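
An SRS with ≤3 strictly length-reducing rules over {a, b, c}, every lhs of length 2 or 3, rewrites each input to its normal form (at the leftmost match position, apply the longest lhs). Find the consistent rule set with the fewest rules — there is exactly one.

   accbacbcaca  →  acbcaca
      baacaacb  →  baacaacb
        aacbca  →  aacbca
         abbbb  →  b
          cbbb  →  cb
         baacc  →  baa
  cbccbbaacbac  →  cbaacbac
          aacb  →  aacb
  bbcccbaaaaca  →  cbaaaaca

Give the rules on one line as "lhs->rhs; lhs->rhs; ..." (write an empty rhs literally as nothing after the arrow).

ab->; bb->; cc->

  | accbacbcaca => abacbcaca => acbcaca
  | baacaacb
  | aacbca
  | abbbb => bbb => b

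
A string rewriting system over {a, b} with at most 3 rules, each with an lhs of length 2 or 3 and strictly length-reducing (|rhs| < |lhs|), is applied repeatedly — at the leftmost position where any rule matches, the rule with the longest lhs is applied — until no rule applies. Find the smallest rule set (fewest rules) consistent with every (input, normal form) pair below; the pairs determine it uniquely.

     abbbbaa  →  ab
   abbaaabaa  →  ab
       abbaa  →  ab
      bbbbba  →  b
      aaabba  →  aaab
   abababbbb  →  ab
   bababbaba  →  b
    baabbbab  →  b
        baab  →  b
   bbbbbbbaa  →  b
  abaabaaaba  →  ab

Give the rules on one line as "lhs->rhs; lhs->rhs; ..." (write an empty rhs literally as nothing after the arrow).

ba->b; bb->b

  | abbbbaa => abbbaa => abbaa => abaa => aba => ab
  | abbaaabaa => abaaabaa => abaabaa => ababaa => abbaa => abaa => aba => ab
  | abbaa => abaa => aba => ab
  | bbbbba => bbbba => bbba => bba => ba => b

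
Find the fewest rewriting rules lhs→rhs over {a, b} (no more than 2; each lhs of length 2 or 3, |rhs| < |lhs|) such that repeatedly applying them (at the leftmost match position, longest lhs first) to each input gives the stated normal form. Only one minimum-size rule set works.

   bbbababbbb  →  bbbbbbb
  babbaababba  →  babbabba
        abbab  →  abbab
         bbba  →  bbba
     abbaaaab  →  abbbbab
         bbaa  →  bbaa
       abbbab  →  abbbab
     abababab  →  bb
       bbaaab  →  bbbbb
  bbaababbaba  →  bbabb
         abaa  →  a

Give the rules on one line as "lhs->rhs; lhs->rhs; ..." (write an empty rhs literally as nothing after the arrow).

  | bbbababbbb => bbbbbbb
  | babbaababba => babbabba
  | abbab
  | bbba

aaa->bb; aba->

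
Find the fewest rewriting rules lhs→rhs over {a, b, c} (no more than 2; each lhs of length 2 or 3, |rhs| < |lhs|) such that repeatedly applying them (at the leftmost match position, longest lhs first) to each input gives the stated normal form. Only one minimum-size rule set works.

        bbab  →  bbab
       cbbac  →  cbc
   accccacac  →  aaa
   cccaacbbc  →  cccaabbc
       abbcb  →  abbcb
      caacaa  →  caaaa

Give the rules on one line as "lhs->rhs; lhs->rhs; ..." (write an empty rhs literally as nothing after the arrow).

ac->a; bac->c

  | bbab
  | cbbac => cbc
  | accccacac => acccacac => accacac => acacac => aacac => aaac => aaa
  | cccaacbbc => cccaabbc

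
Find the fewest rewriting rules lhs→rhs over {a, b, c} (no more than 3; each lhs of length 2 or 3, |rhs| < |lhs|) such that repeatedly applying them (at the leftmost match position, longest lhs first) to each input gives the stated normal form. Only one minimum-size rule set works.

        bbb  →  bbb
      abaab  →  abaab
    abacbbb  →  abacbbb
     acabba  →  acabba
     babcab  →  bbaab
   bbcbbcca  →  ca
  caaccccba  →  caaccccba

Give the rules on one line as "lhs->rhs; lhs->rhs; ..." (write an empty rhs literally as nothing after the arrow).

abc->ba; bbc->

  | bbb
  | abaab
  | abacbbb
  | acabba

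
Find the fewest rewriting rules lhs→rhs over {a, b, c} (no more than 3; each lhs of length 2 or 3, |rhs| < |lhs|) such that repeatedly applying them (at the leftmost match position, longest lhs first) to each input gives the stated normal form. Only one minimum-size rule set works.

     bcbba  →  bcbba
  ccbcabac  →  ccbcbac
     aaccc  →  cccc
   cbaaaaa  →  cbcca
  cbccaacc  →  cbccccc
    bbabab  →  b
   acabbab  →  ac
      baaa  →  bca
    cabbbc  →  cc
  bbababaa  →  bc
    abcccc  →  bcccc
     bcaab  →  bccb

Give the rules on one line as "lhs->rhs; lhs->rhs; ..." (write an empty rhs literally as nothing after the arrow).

aa->c; ab->b; bbb->

  | bcbba
  | ccbcabac => ccbcbac
  | aaccc => cccc
  | cbaaaaa => cbcaaa => cbcca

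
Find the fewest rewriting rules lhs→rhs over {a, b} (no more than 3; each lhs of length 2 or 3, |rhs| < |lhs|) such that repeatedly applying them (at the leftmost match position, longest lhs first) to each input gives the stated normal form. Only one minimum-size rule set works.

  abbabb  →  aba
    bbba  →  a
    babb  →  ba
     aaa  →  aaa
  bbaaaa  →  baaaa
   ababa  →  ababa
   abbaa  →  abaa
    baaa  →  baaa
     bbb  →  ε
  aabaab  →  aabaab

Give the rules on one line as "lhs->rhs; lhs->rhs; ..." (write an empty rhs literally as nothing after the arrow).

bb->; bba->ba; bbb->

  | abbabb => ababb => aba
  | bbba => a
  | babb => ba
  | aaa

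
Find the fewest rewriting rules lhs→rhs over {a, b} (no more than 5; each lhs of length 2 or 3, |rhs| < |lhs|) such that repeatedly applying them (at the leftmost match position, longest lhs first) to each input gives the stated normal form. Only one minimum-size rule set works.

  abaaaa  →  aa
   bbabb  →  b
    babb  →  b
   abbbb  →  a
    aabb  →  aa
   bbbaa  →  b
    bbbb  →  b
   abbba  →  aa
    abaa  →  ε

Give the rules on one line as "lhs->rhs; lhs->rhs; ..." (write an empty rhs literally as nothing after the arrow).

  | abaaaa => aaaaa => aa
  | bbabb => babb => bbb => bb => b
  | babb => bbb => bb => b
  | abbbb => abbb => abb => ab => a

aaa->; ab->a; ba->b; bb->b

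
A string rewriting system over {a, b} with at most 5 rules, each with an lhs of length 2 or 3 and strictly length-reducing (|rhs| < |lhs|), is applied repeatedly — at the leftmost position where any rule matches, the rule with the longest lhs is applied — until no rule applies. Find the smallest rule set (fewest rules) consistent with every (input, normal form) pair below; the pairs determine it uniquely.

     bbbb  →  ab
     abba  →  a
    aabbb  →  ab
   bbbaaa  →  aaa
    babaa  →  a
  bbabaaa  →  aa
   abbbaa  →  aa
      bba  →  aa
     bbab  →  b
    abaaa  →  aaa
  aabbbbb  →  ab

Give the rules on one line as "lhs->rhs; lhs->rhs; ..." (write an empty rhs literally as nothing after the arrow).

aab->b; abb->ab; ba->; bb->a

  | bbbb => abb => ab
  | abba => aba => a
  | aabbb => bbb => ab
  | bbbaaa => abaaa => aaa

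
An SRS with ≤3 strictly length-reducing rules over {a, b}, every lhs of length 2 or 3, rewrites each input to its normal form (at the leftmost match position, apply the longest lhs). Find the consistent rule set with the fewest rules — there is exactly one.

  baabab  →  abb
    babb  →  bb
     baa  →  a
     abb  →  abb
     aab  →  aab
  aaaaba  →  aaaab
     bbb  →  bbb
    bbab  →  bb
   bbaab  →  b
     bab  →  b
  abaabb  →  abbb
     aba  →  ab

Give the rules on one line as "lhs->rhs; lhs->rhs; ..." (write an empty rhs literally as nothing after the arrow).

  | baabab => abab => abb
  | babb => bb
  | baa => a
  | abb

aba->ab; ba->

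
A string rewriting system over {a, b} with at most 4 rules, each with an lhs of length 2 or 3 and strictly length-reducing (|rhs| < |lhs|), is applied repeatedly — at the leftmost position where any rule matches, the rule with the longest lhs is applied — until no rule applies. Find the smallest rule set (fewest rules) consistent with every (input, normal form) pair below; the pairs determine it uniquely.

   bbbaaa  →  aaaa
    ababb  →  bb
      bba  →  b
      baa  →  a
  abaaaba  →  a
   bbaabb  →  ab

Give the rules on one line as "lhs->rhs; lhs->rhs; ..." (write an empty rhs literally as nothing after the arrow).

  | bbbaaa => aaaa
  | ababb => bb
  | bba => b
  | baa => a

aba->; ba->; bab->a; bbb->a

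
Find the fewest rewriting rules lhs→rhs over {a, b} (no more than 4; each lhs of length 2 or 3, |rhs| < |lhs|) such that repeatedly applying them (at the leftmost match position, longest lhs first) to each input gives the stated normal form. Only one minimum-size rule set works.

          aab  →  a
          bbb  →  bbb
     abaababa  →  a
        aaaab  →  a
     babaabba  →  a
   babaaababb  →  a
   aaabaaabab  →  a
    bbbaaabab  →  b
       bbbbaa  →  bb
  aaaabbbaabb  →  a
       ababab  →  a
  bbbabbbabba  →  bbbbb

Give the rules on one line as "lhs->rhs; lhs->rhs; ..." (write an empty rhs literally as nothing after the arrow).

  | aab => ab => a
  | bbb
  | abaababa => aaababa => aababa => ababa => aaba => aba => aa => a
  | aaaab => aaab => aab => ab => a

aa->a; ab->a; ba->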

#### BRIEF
Please copy each line of the records above in which the word "exactly" can be found.

#### RESULT OF THIS EXERCISE
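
An SRS with ≤3 strictly length-reducing rules over {a, b, c}, every lhs of length 2 or 3, rewrites each input to its normal form (at the leftmost match position, apply the longest lhs). Find the consistent rule set with the fewest rules — there is exactly one.
An SRS with ≤3 strictly length-reducing rules over {a, b}, every lhs of length 2 or 3, rewrites each input to its normal form (at the leftmost match position, apply the longest lhs). Find the consistent rule set with the fewest rules — there is exactly one.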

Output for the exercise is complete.